(What you have to do) For the entries that follow, count the lines containing the string "item" and write only the number.

Source records Block Start

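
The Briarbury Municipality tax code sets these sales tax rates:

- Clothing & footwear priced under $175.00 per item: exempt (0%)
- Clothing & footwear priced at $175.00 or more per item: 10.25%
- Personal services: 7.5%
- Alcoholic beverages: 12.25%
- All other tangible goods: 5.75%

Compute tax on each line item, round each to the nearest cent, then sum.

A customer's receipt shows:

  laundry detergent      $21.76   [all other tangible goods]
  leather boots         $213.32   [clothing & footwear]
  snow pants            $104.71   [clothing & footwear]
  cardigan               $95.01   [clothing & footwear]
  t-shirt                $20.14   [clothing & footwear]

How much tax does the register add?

Laundry detergent $21.76: all other tangible goods → 5.75% → $1.25
Leather boots $213.32: clothing & footwear, $175.00 or more → 10.25% → $21.87
Snow pants $104.71: clothing & footwear, under $175.00 → 0% → $0.00
Cardigan $95.01: clothing & footwear, under $175.00 → 0% → $0.00
T-shirt $20.14: clothing & footwear, under $175.00 → 0% → $0.00
Total tax = $1.25 + $21.87 = $23.12

$23.12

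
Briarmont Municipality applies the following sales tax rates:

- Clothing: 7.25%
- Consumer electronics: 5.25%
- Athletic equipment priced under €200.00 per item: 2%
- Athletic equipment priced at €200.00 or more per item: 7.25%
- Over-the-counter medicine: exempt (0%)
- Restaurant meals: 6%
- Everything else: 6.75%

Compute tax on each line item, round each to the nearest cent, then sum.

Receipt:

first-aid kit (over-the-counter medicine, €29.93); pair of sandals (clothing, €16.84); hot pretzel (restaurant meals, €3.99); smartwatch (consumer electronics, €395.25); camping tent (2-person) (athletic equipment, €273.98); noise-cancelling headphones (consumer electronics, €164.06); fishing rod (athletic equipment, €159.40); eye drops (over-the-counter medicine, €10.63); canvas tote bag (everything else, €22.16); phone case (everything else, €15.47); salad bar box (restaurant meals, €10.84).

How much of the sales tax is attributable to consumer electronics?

Smartwatch €395.25: consumer electronics → 5.25% → €20.75
Noise-cancelling headphones €164.06: consumer electronics → 5.25% → €8.61
Tax on consumer electronics = €20.75 + €8.61 = €29.36

€29.36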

Source records Block End

(The completed task) 6